**WHAT IS EXPECTED**
Output range, inclusive: from the line containing "Coincident(Z, Origin)" to the line containing "Distance(W, F) = 36.2". Restate those lines from the data below word for word and only those.

**SUPPLIED MATERIAL**
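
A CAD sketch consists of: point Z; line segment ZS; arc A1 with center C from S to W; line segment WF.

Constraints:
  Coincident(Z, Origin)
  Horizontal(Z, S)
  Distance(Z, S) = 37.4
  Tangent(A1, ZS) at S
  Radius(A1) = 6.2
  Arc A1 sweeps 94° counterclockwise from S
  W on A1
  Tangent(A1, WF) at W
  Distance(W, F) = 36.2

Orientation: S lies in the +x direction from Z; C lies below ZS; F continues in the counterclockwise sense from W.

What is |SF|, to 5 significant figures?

42.901

Z is at the origin; ZS is horizontal with |ZS| = 37.4 and S on the +x side, so S = (37.400, 0.0000). A1 meets ZS tangentially, so CS is at right angles to ZS, so C = S + (0, -6.2) = (37.400, -6.2000). On A1, S sits at bearing 90° from C; a 94° counterclockwise sweep puts W at bearing 184°, so W = C + 6.2·(cos 184°, sin 184°) = (31.215, -6.6325). The tangent condition forces CW to be normal to WF, so WF runs along (−sin 184°, cos 184°); with |WF| = 36.2, F = (33.740, -42.744). Then |SF| = |F − S| = 42.901.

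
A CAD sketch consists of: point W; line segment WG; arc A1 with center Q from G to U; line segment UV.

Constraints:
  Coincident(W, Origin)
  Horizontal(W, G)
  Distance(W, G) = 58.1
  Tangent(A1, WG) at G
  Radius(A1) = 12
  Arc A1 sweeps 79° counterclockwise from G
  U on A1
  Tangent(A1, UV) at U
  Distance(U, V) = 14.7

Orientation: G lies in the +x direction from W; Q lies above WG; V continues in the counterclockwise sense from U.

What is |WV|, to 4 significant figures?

76.59

W is at the origin; WG is horizontal with |WG| = 58.1 and G on the +x side, so G = (58.10, 0.000). Since A1 is tangent to WG there, QG ⟂ WG, so Q = G + (0, 12) = (58.10, 12.00). On A1, G sits at bearing -90° from Q; a 79° counterclockwise sweep puts U at bearing -11°, so U = Q + 12.0·(cos -11°, sin -11°) = (69.88, 9.710). A1 meets UV tangentially, so QU is at right angles to UV, so UV runs along (−sin -11°, cos -11°); with |UV| = 14.7, V = (72.68, 24.14). Then |WV| = |V − W| = 76.59.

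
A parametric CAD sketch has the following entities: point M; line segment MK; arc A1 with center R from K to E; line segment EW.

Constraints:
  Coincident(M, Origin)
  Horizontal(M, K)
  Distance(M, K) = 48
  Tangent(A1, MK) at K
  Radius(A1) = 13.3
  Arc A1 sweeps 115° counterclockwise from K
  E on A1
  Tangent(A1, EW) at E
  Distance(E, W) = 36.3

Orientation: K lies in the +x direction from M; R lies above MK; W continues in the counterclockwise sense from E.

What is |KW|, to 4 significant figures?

51.92

On A1, K sits at bearing -90° from R; a 115° counterclockwise sweep puts E at bearing 25°, so E = R + 13.3·(cos 25°, sin 25°) = (60.05, 18.92). The tangent condition forces RE to be normal to EW, so EW runs along (−sin 25°, cos 25°); with |EW| = 36.3, W = (44.71, 51.82). Then |KW| = |W − K| = 51.92.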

**FINAL ANSWER**
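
  Coincident(Z, Origin)
  Horizontal(Z, S)
  Distance(Z, S) = 37.4
  Tangent(A1, ZS) at S
  Radius(A1) = 6.2
  Arc A1 sweeps 94° counterclockwise from S
  W on A1
  Tangent(A1, WF) at W
  Distance(W, F) = 36.2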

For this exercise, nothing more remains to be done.